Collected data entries

-*-*-

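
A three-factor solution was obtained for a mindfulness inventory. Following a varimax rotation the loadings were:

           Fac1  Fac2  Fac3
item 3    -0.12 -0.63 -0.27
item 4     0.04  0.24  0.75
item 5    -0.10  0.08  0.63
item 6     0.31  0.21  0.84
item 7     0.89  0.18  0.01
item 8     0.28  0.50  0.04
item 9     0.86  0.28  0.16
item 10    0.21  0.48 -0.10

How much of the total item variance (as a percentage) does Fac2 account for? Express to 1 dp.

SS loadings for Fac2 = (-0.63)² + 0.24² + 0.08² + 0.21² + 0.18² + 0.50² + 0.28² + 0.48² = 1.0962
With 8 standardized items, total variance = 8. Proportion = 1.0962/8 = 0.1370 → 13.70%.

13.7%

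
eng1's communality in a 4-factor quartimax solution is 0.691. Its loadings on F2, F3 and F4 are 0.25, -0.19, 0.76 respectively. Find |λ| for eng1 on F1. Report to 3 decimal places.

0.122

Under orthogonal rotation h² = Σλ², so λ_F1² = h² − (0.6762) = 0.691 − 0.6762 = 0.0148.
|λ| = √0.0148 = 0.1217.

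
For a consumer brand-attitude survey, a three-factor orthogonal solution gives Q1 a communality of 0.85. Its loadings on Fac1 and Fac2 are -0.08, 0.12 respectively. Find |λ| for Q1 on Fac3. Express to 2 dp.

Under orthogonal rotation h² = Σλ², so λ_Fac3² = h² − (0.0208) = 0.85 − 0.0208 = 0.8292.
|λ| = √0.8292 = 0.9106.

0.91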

-*-*-

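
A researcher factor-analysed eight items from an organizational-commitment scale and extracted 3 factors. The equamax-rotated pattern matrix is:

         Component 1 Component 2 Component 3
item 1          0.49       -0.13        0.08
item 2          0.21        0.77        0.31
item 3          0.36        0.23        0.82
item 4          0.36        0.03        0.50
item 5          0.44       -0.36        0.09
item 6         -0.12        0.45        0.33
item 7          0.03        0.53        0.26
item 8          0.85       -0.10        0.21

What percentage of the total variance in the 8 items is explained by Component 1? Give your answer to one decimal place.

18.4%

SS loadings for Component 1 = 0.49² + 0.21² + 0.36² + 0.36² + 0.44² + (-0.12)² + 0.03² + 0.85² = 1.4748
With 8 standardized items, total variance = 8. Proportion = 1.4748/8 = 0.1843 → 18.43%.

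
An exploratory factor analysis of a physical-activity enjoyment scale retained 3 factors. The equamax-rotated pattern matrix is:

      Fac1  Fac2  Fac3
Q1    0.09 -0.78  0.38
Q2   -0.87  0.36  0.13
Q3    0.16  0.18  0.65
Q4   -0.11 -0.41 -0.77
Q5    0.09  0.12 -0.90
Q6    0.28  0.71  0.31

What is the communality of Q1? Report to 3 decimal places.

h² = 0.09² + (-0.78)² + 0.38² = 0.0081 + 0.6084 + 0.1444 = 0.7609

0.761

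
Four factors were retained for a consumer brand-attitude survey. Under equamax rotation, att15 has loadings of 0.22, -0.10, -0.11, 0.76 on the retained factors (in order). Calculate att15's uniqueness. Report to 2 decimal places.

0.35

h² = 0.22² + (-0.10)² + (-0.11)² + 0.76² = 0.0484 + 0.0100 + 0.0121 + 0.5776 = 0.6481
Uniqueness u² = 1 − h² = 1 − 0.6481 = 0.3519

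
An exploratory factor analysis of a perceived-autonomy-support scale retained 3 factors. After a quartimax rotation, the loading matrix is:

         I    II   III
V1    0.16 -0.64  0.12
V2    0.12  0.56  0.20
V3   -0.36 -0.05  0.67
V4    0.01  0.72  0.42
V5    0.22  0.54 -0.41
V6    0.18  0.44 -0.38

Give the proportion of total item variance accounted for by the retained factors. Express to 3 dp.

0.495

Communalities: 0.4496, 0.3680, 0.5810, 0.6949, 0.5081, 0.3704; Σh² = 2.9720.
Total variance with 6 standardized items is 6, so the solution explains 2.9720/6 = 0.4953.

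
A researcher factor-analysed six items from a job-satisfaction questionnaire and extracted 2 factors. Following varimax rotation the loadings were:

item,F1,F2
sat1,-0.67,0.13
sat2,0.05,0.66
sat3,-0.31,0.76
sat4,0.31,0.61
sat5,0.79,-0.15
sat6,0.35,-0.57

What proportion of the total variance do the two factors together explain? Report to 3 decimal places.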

-*-*-

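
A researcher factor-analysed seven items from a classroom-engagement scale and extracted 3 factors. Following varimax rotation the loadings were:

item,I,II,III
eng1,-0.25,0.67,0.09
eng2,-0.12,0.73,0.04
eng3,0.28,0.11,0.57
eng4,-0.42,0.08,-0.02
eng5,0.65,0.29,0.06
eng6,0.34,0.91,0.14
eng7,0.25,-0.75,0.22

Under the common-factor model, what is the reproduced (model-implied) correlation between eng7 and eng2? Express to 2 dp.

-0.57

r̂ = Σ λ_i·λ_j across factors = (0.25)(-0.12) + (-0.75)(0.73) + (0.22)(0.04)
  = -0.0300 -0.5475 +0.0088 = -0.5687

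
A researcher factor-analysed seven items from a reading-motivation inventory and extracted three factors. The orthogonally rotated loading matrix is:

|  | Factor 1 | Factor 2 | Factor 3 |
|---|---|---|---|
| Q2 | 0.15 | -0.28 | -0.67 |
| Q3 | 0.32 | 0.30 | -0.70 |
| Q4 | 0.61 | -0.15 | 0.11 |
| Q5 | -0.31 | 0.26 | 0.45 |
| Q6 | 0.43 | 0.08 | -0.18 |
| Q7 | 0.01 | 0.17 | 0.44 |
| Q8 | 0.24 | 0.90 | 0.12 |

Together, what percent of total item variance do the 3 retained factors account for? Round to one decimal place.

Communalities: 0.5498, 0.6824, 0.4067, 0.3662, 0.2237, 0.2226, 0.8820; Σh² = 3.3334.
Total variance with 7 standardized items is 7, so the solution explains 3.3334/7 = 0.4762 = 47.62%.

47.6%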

-*-*-

= EXERCISE AIM =
The lines holding the word "inventory" are the answer. Find them in the entries and copy them.

= EXPECTED ANSWER =
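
A three-factor solution was obtained for a mindfulness inventory. Following a varimax rotation the loadings were:
A researcher factor-analysed seven items from a reading-motivation inventory and extracted three factors. The orthogonally rotated loading matrix is: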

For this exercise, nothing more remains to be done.